● TASK INSTRUCTIONS:
Every entry must be transcribed without alteration.

● RECORDS FOR PROCESSING:
★ ★ ★

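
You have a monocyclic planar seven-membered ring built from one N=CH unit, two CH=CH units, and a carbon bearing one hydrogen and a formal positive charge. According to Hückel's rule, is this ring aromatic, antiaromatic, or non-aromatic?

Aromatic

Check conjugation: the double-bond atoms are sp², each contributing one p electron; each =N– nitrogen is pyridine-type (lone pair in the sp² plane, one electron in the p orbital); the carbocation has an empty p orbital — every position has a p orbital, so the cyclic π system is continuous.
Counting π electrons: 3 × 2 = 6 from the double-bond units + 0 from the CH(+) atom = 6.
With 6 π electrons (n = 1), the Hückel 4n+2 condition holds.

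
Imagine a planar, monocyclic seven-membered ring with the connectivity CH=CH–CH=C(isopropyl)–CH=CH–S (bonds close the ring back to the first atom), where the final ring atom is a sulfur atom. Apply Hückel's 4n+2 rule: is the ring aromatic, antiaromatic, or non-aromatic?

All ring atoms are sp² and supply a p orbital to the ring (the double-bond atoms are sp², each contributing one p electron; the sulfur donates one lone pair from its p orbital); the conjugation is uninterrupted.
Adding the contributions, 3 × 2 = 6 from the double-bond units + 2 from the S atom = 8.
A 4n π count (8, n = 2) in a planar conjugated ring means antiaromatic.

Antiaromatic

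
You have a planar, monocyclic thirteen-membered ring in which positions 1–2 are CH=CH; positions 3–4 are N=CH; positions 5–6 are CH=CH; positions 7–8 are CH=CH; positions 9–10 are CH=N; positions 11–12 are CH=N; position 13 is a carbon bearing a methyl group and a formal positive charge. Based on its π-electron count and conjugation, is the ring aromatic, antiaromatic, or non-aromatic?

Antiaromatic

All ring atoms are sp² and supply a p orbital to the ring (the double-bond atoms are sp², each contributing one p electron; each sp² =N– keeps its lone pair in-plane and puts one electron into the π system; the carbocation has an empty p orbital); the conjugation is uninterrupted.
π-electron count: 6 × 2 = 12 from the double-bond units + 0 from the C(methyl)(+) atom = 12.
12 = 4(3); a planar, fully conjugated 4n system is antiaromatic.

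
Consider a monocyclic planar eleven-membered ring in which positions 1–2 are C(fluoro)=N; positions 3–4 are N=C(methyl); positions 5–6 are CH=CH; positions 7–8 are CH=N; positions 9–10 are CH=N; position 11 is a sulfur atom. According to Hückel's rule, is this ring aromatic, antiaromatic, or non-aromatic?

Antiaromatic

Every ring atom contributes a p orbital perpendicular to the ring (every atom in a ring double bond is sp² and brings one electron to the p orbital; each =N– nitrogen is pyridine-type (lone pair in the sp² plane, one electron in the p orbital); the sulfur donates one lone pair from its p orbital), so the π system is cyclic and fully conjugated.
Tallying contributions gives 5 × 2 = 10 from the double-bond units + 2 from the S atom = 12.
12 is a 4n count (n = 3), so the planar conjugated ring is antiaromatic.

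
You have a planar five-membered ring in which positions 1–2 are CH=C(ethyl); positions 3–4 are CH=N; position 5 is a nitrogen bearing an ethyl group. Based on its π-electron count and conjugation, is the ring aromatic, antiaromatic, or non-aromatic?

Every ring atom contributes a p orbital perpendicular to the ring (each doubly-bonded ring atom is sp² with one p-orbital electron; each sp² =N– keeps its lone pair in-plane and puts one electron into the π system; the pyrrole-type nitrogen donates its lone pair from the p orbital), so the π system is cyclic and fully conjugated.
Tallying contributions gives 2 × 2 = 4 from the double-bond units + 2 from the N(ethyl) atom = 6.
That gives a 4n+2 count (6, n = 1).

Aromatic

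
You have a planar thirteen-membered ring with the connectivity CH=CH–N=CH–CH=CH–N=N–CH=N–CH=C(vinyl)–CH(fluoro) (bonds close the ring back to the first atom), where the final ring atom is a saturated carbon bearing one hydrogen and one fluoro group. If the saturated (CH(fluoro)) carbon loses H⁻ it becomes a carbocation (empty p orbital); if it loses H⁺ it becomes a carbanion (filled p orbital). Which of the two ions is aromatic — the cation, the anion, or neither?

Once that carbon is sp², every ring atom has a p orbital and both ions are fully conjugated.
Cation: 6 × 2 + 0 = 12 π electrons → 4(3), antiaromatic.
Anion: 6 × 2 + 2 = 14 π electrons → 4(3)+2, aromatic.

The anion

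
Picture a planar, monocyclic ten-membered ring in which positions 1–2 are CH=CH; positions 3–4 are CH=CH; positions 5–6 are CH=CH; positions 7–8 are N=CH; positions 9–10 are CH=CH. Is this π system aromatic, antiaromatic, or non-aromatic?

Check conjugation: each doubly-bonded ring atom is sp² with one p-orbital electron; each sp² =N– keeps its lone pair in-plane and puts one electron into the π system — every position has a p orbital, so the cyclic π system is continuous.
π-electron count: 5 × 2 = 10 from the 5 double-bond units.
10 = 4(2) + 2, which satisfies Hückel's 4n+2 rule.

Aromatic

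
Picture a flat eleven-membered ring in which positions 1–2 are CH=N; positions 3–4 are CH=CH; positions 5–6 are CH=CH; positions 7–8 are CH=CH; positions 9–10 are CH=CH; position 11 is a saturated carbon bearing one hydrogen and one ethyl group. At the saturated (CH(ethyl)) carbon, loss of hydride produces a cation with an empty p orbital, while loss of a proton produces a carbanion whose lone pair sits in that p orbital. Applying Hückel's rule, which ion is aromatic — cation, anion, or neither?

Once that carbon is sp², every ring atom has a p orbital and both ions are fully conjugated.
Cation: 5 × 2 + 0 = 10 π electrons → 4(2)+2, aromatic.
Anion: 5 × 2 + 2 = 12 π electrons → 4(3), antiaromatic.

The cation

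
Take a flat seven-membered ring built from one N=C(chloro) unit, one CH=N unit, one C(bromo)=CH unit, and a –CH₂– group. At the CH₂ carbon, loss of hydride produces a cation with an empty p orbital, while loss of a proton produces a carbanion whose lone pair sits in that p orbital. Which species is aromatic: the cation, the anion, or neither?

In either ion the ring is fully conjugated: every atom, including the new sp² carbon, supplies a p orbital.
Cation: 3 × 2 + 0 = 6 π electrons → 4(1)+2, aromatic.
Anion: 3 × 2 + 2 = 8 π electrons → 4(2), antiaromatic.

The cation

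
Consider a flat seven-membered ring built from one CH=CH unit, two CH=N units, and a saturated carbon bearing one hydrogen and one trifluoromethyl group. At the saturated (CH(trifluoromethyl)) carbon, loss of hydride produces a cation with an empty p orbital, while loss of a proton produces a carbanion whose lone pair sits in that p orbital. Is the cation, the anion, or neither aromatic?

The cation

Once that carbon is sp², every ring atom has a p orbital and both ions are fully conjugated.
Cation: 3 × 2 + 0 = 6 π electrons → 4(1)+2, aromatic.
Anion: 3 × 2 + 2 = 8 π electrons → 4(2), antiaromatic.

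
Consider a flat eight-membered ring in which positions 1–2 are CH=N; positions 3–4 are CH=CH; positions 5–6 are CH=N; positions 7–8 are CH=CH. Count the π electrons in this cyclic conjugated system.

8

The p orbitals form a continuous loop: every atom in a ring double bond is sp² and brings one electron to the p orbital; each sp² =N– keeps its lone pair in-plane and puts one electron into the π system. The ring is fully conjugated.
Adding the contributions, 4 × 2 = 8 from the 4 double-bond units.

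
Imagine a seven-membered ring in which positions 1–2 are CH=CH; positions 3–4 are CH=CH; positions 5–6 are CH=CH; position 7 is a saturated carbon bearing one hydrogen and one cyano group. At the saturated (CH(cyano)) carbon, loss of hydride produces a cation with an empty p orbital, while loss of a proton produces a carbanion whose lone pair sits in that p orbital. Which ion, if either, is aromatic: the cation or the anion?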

★ ★ ★

● RESULT FOR THIS EXERCISE:
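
You have a monocyclic planar seven-membered ring built from one N=CH unit, two CH=CH units, and a carbon bearing one hydrogen and a formal positive charge. According to Hückel's rule, is this ring aromatic, antiaromatic, or non-aromatic?

Aromatic

Check conjugation: the double-bond atoms are sp², each contributing one p electron; each =N– nitrogen is pyridine-type (lone pair in the sp² plane, one electron in the p orbital); the carbocation has an empty p orbital — every position has a p orbital, so the cyclic π system is continuous.
Counting π electrons: 3 × 2 = 6 from the double-bond units + 0 from the CH(+) atom = 6.
With 6 π electrons (n = 1), the Hückel 4n+2 condition holds.

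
Imagine a planar, monocyclic seven-membered ring with the connectivity CH=CH–CH=C(isopropyl)–CH=CH–S (bonds close the ring back to the first atom), where the final ring atom is a sulfur atom. Apply Hückel's 4n+2 rule: is the ring aromatic, antiaromatic, or non-aromatic?

All ring atoms are sp² and supply a p orbital to the ring (the double-bond atoms are sp², each contributing one p electron; the sulfur donates one lone pair from its p orbital); the conjugation is uninterrupted.
Adding the contributions, 3 × 2 = 6 from the double-bond units + 2 from the S atom = 8.
A 4n π count (8, n = 2) in a planar conjugated ring means antiaromatic.

Antiaromatic

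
You have a planar, monocyclic thirteen-membered ring in which positions 1–2 are CH=CH; positions 3–4 are N=CH; positions 5–6 are CH=CH; positions 7–8 are CH=CH; positions 9–10 are CH=N; positions 11–12 are CH=N; position 13 is a carbon bearing a methyl group and a formal positive charge. Based on its π-electron count and conjugation, is the ring aromatic, antiaromatic, or non-aromatic?

Antiaromatic

All ring atoms are sp² and supply a p orbital to the ring (the double-bond atoms are sp², each contributing one p electron; each sp² =N– keeps its lone pair in-plane and puts one electron into the π system; the carbocation has an empty p orbital); the conjugation is uninterrupted.
π-electron count: 6 × 2 = 12 from the double-bond units + 0 from the C(methyl)(+) atom = 12.
12 = 4(3); a planar, fully conjugated 4n system is antiaromatic.

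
Consider a monocyclic planar eleven-membered ring in which positions 1–2 are C(fluoro)=N; positions 3–4 are N=C(methyl); positions 5–6 are CH=CH; positions 7–8 are CH=N; positions 9–10 are CH=N; position 11 is a sulfur atom. According to Hückel's rule, is this ring aromatic, antiaromatic, or non-aromatic?

Antiaromatic

Every ring atom contributes a p orbital perpendicular to the ring (every atom in a ring double bond is sp² and brings one electron to the p orbital; each =N– nitrogen is pyridine-type (lone pair in the sp² plane, one electron in the p orbital); the sulfur donates one lone pair from its p orbital), so the π system is cyclic and fully conjugated.
Tallying contributions gives 5 × 2 = 10 from the double-bond units + 2 from the S atom = 12.
12 is a 4n count (n = 3), so the planar conjugated ring is antiaromatic.

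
You have a planar five-membered ring in which positions 1–2 are CH=C(ethyl); positions 3–4 are CH=N; position 5 is a nitrogen bearing an ethyl group. Based on its π-electron count and conjugation, is the ring aromatic, antiaromatic, or non-aromatic?

Every ring atom contributes a p orbital perpendicular to the ring (each doubly-bonded ring atom is sp² with one p-orbital electron; each sp² =N– keeps its lone pair in-plane and puts one electron into the π system; the pyrrole-type nitrogen donates its lone pair from the p orbital), so the π system is cyclic and fully conjugated.
Tallying contributions gives 2 × 2 = 4 from the double-bond units + 2 from the N(ethyl) atom = 6.
That gives a 4n+2 count (6, n = 1).

Aromatic

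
You have a planar thirteen-membered ring with the connectivity CH=CH–N=CH–CH=CH–N=N–CH=N–CH=C(vinyl)–CH(fluoro) (bonds close the ring back to the first atom), where the final ring atom is a saturated carbon bearing one hydrogen and one fluoro group. If the saturated (CH(fluoro)) carbon loses H⁻ it becomes a carbocation (empty p orbital); if it loses H⁺ it becomes a carbanion (filled p orbital). Which of the two ions is aromatic — the cation, the anion, or neither?

Once that carbon is sp², every ring atom has a p orbital and both ions are fully conjugated.
Cation: 6 × 2 + 0 = 12 π electrons → 4(3), antiaromatic.
Anion: 6 × 2 + 2 = 14 π electrons → 4(3)+2, aromatic.

The anion

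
Picture a planar, monocyclic ten-membered ring in which positions 1–2 are CH=CH; positions 3–4 are CH=CH; positions 5–6 are CH=CH; positions 7–8 are N=CH; positions 9–10 are CH=CH. Is this π system aromatic, antiaromatic, or non-aromatic?

Check conjugation: each doubly-bonded ring atom is sp² with one p-orbital electron; each sp² =N– keeps its lone pair in-plane and puts one electron into the π system — every position has a p orbital, so the cyclic π system is continuous.
π-electron count: 5 × 2 = 10 from the 5 double-bond units.
10 = 4(2) + 2, which satisfies Hückel's 4n+2 rule.

Aromatic

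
Picture a flat eleven-membered ring in which positions 1–2 are CH=N; positions 3–4 are CH=CH; positions 5–6 are CH=CH; positions 7–8 are CH=CH; positions 9–10 are CH=CH; position 11 is a saturated carbon bearing one hydrogen and one ethyl group. At the saturated (CH(ethyl)) carbon, loss of hydride produces a cation with an empty p orbital, while loss of a proton produces a carbanion whose lone pair sits in that p orbital. Applying Hückel's rule, which ion is aromatic — cation, anion, or neither?

Once that carbon is sp², every ring atom has a p orbital and both ions are fully conjugated.
Cation: 5 × 2 + 0 = 10 π electrons → 4(2)+2, aromatic.
Anion: 5 × 2 + 2 = 12 π electrons → 4(3), antiaromatic.

The cation

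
Take a flat seven-membered ring built from one N=C(chloro) unit, one CH=N unit, one C(bromo)=CH unit, and a –CH₂– group. At the CH₂ carbon, loss of hydride produces a cation with an empty p orbital, while loss of a proton produces a carbanion whose lone pair sits in that p orbital. Which species is aromatic: the cation, the anion, or neither?

In either ion the ring is fully conjugated: every atom, including the new sp² carbon, supplies a p orbital.
Cation: 3 × 2 + 0 = 6 π electrons → 4(1)+2, aromatic.
Anion: 3 × 2 + 2 = 8 π electrons → 4(2), antiaromatic.

The cation

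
Consider a flat seven-membered ring built from one CH=CH unit, two CH=N units, and a saturated carbon bearing one hydrogen and one trifluoromethyl group. At the saturated (CH(trifluoromethyl)) carbon, loss of hydride produces a cation with an empty p orbital, while loss of a proton produces a carbanion whose lone pair sits in that p orbital. Is the cation, the anion, or neither aromatic?

The cation

Once that carbon is sp², every ring atom has a p orbital and both ions are fully conjugated.
Cation: 3 × 2 + 0 = 6 π electrons → 4(1)+2, aromatic.
Anion: 3 × 2 + 2 = 8 π electrons → 4(2), antiaromatic.

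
Consider a flat eight-membered ring in which positions 1–2 are CH=N; positions 3–4 are CH=CH; positions 5–6 are CH=N; positions 7–8 are CH=CH. Count the π electrons in this cyclic conjugated system.

8

The p orbitals form a continuous loop: every atom in a ring double bond is sp² and brings one electron to the p orbital; each sp² =N– keeps its lone pair in-plane and puts one electron into the π system. The ring is fully conjugated.
Adding the contributions, 4 × 2 = 8 from the 4 double-bond units.

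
Imagine a seven-membered ring in which positions 1–2 are CH=CH; positions 3–4 are CH=CH; positions 5–6 are CH=CH; position 7 is a saturated carbon bearing one hydrogen and one cyano group. At the saturated (CH(cyano)) carbon, loss of hydride produces a cation with an empty p orbital, while loss of a proton produces a carbanion whose lone pair sits in that p orbital. Which ion, if either, is aromatic: the cation or the anion?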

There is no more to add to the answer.